### GOAL OF THE EXERCISE
What appears from the first line of the records below through the line containing "Answer: 492229808/157 ≈ 3.1352e+6" must be reproduced verbatim.

━━━━━━━━━━━━━━━━

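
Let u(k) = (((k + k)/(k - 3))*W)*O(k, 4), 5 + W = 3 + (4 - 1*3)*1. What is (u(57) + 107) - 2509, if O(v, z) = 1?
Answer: -21637/9 ≈ -2404.1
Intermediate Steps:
W = -1 (W = -5 + (3 + (4 - 1*3)*1) = -5 + (3 + (4 - 3)*1) = -5 + (3 + 1*1) = -5 + (3 + 1) = -5 + 4 = -1)
u(k) = -2*k/(-3 + k) (u(k) = (((k + k)/(k - 3))*(-1))*1 = (((2*k)/(-3 + k))*(-1))*1 = ((2*k/(-3 + k))*(-1))*1 = -2*k/(-3 + k)*1 = -2*k/(-3 + k))
(u(57) + 107) - 2509 = (-2*57/(-3 + 57) + 107) - 2509 = (-2*57/54 + 107) - 2509 = (-2*57*1/54 + 107) - 2509 = (-19/9 + 107) - 2509 = 944/9 - 2509 = -21637/9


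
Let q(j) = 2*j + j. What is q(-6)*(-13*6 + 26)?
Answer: 936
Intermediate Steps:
q(j) = 3*j
q(-6)*(-13*6 + 26) = (3*(-6))*(-13*6 + 26) = -18*(-78 + 26) = -18*(-52) = 936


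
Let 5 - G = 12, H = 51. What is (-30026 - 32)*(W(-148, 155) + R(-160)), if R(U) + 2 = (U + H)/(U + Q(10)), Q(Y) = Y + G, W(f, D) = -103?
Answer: 492229808/157 ≈ 3.1352e+6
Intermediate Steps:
G = -7 (G = 5 - 1*12 = 5 - 12 = -7)
Q(Y) = -7 + Y (Q(Y) = Y - 7 = -7 + Y)
R(U) = -2 + (51 + U)/(3 + U) (R(U) = -2 + (U + 51)/(U + (-7 + 10)) = -2 + (51 + U)/(U + 3) = -2 + (51 + U)/(3 + U))
(-30026 - 32)*(W(-148, 155) + R(-160)) = (-30026 - 32)*(-103 + (45 - 1*(-160))/(3 - 160)) = -30058*(-103 + (45 + 160)/(-157)) = -30058*(-103 - 1/157*205) = -30058*(-103 - 205/157) = -30058*(-16376/157) = 492229808/157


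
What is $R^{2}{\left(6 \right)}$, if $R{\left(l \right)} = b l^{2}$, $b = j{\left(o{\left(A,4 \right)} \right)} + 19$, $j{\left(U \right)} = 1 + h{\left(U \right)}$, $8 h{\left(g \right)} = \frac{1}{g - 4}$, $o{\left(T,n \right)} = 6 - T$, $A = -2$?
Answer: $\frac{33281361}{64} \approx 5.2002 \cdot 10^{5}$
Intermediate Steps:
$h{\left(g \right)} = \frac{1}{8 \left(-4 + g\right)}$ ($h{\left(g \right)} = \frac{1}{8 \left(g - 4\right)} = \frac{1}{8 \left(-4 + g\right)}$)
$j{\left(U \right)} = 1 + \frac{1}{8 \left(-4 + U\right)}$
$b = \frac{641}{32}$ ($b = \frac{- \frac{31}{8} + \left(6 - -2\right)}{-4 + \left(6 - -2\right)} + 19 = \frac{- \frac{31}{8} + \left(6 + 2\right)}{-4 + \left(6 + 2\right)} + 19 = \frac{- \frac{31}{8} + 8}{-4 + 8} + 19 = \frac{1}{4} \cdot \frac{33}{8} + 19 = \frac{33}{32} + 19 = \frac{641}{32} \approx 20.031$)
$R{\left(l \right)} = \frac{641 l^{2}}{32}$
$R^{2}{\left(6 \right)} = \left(\frac{641 \cdot 6^{2}}{32}\right)^{2} = \left(\frac{641}{32} \cdot 36\right)^{2} = \left(\frac{5769}{8}\right)^{2} = \frac{33281361}{64}$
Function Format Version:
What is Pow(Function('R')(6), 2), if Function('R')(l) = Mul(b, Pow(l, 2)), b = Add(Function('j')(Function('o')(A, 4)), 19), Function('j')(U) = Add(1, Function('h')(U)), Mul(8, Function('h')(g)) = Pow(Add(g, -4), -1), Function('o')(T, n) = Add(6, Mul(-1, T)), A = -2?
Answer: Rational(33281361, 64) ≈ 5.2002e+5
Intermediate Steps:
Function('h')(g) = Mul(Rational(1, 8), Pow(Add(-4, g), -1)) (Function('h')(g) = Mul(Rational(1, 8), Pow(Add(g, -4), -1)) = Mul(Rational(1, 8), Pow(Add(-4, g), -1)))
Function('j')(U) = Add(1, Mul(Rational(1, 8), Pow(Add(-4, U), -1)))
b = Rational(641, 32) (b = Add(Mul(Pow(Add(-4, Add(6, Mul(-1, -2))), -1), Add(Rational(-31, 8), Add(6, Mul(-1, -2)))), 19) = Add(Mul(Pow(Add(-4, Add(6, 2)), -1), Add(Rational(-31, 8), Add(6, 2))), 19) = Add(Mul(Pow(Add(-4, 8), -1), Add(Rational(-31, 8), 8)), 19) = Add(Mul(Pow(4, -1), Rational(33, 8)), 19) = Add(Mul(Rational(1, 4), Rational(33, 8)), 19) = Add(Rational(33, 32), 19) = Rational(641, 32) ≈ 20.031)
Function('R')(l) = Mul(Rational(641, 32), Pow(l, 2))
Pow(Function('R')(6), 2) = Pow(Mul(Rational(641, 32), Pow(6, 2)), 2) = Pow(Mul(Rational(641, 32), 36), 2) = Pow(Rational(5769, 8), 2) = Rational(33281361, 64)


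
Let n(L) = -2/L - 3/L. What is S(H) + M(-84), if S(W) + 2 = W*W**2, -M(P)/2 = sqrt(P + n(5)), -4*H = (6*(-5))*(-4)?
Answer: -27002 - 2*I*sqrt(85) ≈ -27002.0 - 18.439*I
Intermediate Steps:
H = -30 (H = -6*(-5)*(-4)/4 = -(-15)*(-4)/2 = -1/4*120 = -30)
n(L) = -5/L
M(P) = -2*sqrt(-1 + P) (M(P) = -2*sqrt(P - 5/5) = -2*sqrt(P - 5*1/5) = -2*sqrt(P - 1) = -2*sqrt(-1 + P))
S(W) = -2 + W**3 (S(W) = -2 + W*W**2 = -2 + W**3)
S(H) + M(-84) = (-2 + (-30)**3) - 2*sqrt(-1 - 84) = (-2 - 27000) - 2*I*sqrt(85) = -27002 - 2*I*sqrt(85)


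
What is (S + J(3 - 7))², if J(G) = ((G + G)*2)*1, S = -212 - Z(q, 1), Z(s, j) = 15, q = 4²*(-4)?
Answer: 59049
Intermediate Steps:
q = -64 (q = 16*(-4) = -64)
S = -227 (S = -212 - 1*15 = -212 - 15 = -227)
J(G) = 4*G (J(G) = ((2*G)*2)*1 = (4*G)*1 = 4*G)
(S + J(3 - 7))² = (-227 + 4*(3 - 7))² = (-227 + 4*(-4))² = (-227 - 16)² = (-243)² = 59049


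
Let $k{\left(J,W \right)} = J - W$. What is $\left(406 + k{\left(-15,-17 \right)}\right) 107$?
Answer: $43656$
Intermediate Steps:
$\left(406 + k{\left(-15,-17 \right)}\right) 107 = \left(406 - -2\right) 107 = \left(406 + \left(-15 + 17\right)\right) 107 = \left(406 + 2\right) 107 = 408 \cdot 107 = 43656$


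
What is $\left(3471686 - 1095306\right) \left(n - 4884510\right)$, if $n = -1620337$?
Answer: $-15457988313860$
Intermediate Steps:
$\left(3471686 - 1095306\right) \left(n - 4884510\right) = \left(3471686 - 1095306\right) \left(-1620337 - 4884510\right) = 2376380 \left(-6504847\right) = -15457988313860$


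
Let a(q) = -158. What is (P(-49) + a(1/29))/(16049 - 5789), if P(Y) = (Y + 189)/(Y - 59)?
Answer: -4301/277020 ≈ -0.015526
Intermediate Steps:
P(Y) = (189 + Y)/(-59 + Y)
(P(-49) + a(1/29))/(16049 - 5789) = ((189 - 49)/(-59 - 49) - 158)/(16049 - 5789) = (140/(-108) - 158)/10260 = (-1/108*140 - 158)*(1/10260) = (-35/27 - 158)*(1/10260) = -4301/27*1/10260 = -4301/277020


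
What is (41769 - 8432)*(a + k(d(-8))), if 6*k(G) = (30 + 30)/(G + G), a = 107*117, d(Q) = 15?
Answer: 1252071046/3 ≈ 4.1736e+8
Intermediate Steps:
a = 12519
k(G) = 5/G (k(G) = ((30 + 30)/(G + G))/6 = (60/((2*G)))/6 = (60*(1/(2*G)))/6 = (30/G)/6 = 5/G)
(41769 - 8432)*(a + k(d(-8))) = (41769 - 8432)*(12519 + 5/15) = 33337*(12519 + 5*(1/15)) = 33337*(12519 + ⅓) = 33337*(37558/3) = 1252071046/3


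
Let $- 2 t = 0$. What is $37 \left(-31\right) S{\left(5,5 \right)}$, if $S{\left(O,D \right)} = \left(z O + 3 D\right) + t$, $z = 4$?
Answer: $-40145$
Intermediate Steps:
$t = 0$ ($t = \left(- \frac{1}{2}\right) 0 = 0$)
$S{\left(O,D \right)} = 3 D + 4 O$ ($S{\left(O,D \right)} = \left(4 O + 3 D\right) + 0 = \left(3 D + 4 O\right) + 0 = 3 D + 4 O$)
$37 \left(-31\right) S{\left(5,5 \right)} = 37 \left(-31\right) \left(3 \cdot 5 + 4 \cdot 5\right) = - 1147 \left(15 + 20\right) = \left(-1147\right) 35 = -40145$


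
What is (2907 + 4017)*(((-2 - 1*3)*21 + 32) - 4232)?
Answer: -29807820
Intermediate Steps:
(2907 + 4017)*(((-2 - 1*3)*21 + 32) - 4232) = 6924*(((-2 - 3)*21 + 32) - 4232) = 6924*((-5*21 + 32) - 4232) = 6924*((-105 + 32) - 4232) = 6924*(-73 - 4232) = 6924*(-4305) = -29807820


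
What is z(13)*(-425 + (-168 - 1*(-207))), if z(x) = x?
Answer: -5018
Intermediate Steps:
z(13)*(-425 + (-168 - 1*(-207))) = 13*(-425 + (-168 - 1*(-207))) = 13*(-425 + (-168 + 207)) = 13*(-425 + 39) = 13*(-386) = -5018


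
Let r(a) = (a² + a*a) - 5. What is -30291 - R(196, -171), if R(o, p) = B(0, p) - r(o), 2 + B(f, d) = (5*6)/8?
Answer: 186137/4 ≈ 46534.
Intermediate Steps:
B(f, d) = 7/4 (B(f, d) = -2 + (5*6)/8 = -2 + 30*(⅛) = -2 + 15/4 = 7/4)
r(a) = -5 + 2*a² (r(a) = (a² + a²) - 5 = 2*a² - 5 = -5 + 2*a²)
R(o, p) = 27/4 - 2*o² (R(o, p) = 7/4 - (-5 + 2*o²) = 7/4 + (5 - 2*o²) = 27/4 - 2*o²)
-30291 - R(196, -171) = -30291 - (27/4 - 2*196²) = -30291 - (27/4 - 2*38416) = -30291 - (27/4 - 76832) = -30291 - 1*(-307301/4) = -30291 + 307301/4 = 186137/4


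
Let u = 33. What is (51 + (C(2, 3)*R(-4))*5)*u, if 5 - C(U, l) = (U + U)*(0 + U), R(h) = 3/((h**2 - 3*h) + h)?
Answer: 12969/8 ≈ 1621.1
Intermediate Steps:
R(h) = 3/(h**2 - 2*h)
C(U, l) = 5 - 2*U**2 (C(U, l) = 5 - (U + U)*(0 + U) = 5 - 2*U*U = 5 - 2*U**2)
(51 + (C(2, 3)*R(-4))*5)*u = (51 + ((5 - 2*2**2)*(3/(-4*(-2 - 4))))*5)*33 = (51 + ((5 - 2*4)*(3*(-1/4)/(-6)))*5)*33 = (51 + ((5 - 8)*(3*(-1/4)*(-1/6)))*5)*33 = (51 - 3*1/8*5)*33 = (51 - 3/8*5)*33 = (51 - 15/8)*33 = (393/8)*33 = 12969/8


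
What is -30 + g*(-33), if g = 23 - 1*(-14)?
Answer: -1251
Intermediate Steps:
g = 37 (g = 23 + 14 = 37)
-30 + g*(-33) = -30 + 37*(-33) = -30 - 1221 = -1251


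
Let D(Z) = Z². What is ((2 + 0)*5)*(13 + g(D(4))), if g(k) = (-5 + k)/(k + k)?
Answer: 2135/16 ≈ 133.44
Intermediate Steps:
g(k) = (-5 + k)/(2*k) (g(k) = (-5 + k)/((2*k)) = (-5 + k)*(1/(2*k)) = (-5 + k)/(2*k))
((2 + 0)*5)*(13 + g(D(4))) = ((2 + 0)*5)*(13 + (-5 + 4²)/(2*(4²))) = (2*5)*(13 + (½)*(-5 + 16)/16) = 10*(13 + (½)*(1/16)*11) = 10*(13 + 11/32) = 10*(427/32) = 2135/16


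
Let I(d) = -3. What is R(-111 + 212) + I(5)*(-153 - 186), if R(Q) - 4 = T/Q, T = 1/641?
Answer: 66100562/64741 ≈ 1021.0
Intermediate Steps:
T = 1/641 ≈ 0.0015601
R(Q) = 4 + 1/(641*Q)
R(-111 + 212) + I(5)*(-153 - 186) = (4 + 1/(641*(-111 + 212))) - 3*(-153 - 186) = (4 + (1/641)/101) - 3*(-339) = (4 + (1/641)*(1/101)) + 1017 = (4 + 1/64741) + 1017 = 258965/64741 + 1017 = 66100562/64741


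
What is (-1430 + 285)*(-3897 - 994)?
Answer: 5600195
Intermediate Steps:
(-1430 + 285)*(-3897 - 994) = -1145*(-4891) = 5600195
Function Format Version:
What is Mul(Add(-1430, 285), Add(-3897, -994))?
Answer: 5600195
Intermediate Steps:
Mul(Add(-1430, 285), Add(-3897, -994)) = Mul(-1145, -4891) = 5600195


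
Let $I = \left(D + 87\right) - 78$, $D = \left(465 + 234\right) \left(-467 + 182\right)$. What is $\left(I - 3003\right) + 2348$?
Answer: $-199861$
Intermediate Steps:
$D = -199215$ ($D = 699 \left(-285\right) = -199215$)
$I = -199206$ ($I = \left(-199215 + 87\right) - 78 = -199128 - 78 = -199206$)
$\left(I - 3003\right) + 2348 = \left(-199206 - 3003\right) + 2348 = -202209 + 2348 = -199861$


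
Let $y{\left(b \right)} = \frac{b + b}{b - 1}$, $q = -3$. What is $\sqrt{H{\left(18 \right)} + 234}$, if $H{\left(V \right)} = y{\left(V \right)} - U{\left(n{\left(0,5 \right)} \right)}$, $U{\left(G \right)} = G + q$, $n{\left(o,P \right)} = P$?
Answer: $\frac{2 \sqrt{16915}}{17} \approx 15.301$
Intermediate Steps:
$U{\left(G \right)} = -3 + G$ ($U{\left(G \right)} = G - 3 = -3 + G$)
$y{\left(b \right)} = \frac{2 b}{-1 + b}$
$H{\left(V \right)} = -2 + \frac{2 V}{-1 + V}$ ($H{\left(V \right)} = \frac{2 V}{-1 + V} - \left(-3 + 5\right) = \frac{2 V}{-1 + V} - 2 = -2 + \frac{2 V}{-1 + V}$)
$\sqrt{H{\left(18 \right)} + 234} = \sqrt{\frac{2}{-1 + 18} + 234} = \sqrt{\frac{2}{17} + 234} = \sqrt{\frac{3980}{17}} = \frac{2 \sqrt{16915}}{17}$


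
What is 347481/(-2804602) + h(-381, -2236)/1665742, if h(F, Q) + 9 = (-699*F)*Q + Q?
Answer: -417673886728090/1167935836171 ≈ -357.62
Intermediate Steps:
h(F, Q) = -9 + Q - 699*F*Q (h(F, Q) = -9 + ((-699*F)*Q + Q) = -9 + (-699*F*Q + Q) = -9 + (Q - 699*F*Q) = -9 + Q - 699*F*Q)
347481/(-2804602) + h(-381, -2236)/1665742 = 347481/(-2804602) + (-9 - 2236 - 699*(-381)*(-2236))/1665742 = 347481*(-1/2804602) + (-9 - 2236 - 595489284)*(1/1665742) = -347481/2804602 - 595491529*1/1665742 = -347481/2804602 - 595491529/1665742 = -417673886728090/1167935836171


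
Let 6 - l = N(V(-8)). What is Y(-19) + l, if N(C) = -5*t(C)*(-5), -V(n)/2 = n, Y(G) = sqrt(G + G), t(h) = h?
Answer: -394 + I*sqrt(38) ≈ -394.0 + 6.1644*I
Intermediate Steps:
Y(G) = sqrt(2)*sqrt(G) (Y(G) = sqrt(2*G) = sqrt(2)*sqrt(G))
V(n) = -2*n
N(C) = 25*C (N(C) = -5*C*(-5) = 25*C)
l = -394 (l = 6 - 25*(-2*(-8)) = 6 - 25*16 = 6 - 1*400 = 6 - 400 = -394)
Y(-19) + l = sqrt(2)*sqrt(-19) - 394 = sqrt(2)*(I*sqrt(19)) - 394 = I*sqrt(38) - 394 = -394 + I*sqrt(38)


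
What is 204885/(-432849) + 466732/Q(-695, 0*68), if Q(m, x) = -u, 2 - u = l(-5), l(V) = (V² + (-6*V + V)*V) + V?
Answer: -428973253/98333 ≈ -4362.5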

━━━━━━━━━━━━━━━━

### PROBLEM SOLUTION
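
Let u(k) = (((k + k)/(k - 3))*W)*O(k, 4), 5 + W = 3 + (4 - 1*3)*1. What is (u(57) + 107) - 2509, if O(v, z) = 1?
Answer: -21637/9 ≈ -2404.1
Intermediate Steps:
W = -1 (W = -5 + (3 + (4 - 1*3)*1) = -5 + (3 + (4 - 3)*1) = -5 + (3 + 1*1) = -5 + (3 + 1) = -5 + 4 = -1)
u(k) = -2*k/(-3 + k) (u(k) = (((k + k)/(k - 3))*(-1))*1 = (((2*k)/(-3 + k))*(-1))*1 = ((2*k/(-3 + k))*(-1))*1 = -2*k/(-3 + k)*1 = -2*k/(-3 + k))
(u(57) + 107) - 2509 = (-2*57/(-3 + 57) + 107) - 2509 = (-2*57/54 + 107) - 2509 = (-2*57*1/54 + 107) - 2509 = (-19/9 + 107) - 2509 = 944/9 - 2509 = -21637/9


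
Let q(j) = 2*j + j. What is q(-6)*(-13*6 + 26)?
Answer: 936
Intermediate Steps:
q(j) = 3*j
q(-6)*(-13*6 + 26) = (3*(-6))*(-13*6 + 26) = -18*(-78 + 26) = -18*(-52) = 936


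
Let 5 - G = 12, H = 51. What is (-30026 - 32)*(W(-148, 155) + R(-160)), if R(U) + 2 = (U + H)/(U + Q(10)), Q(Y) = Y + G, W(f, D) = -103?
Answer: 492229808/157 ≈ 3.1352e+6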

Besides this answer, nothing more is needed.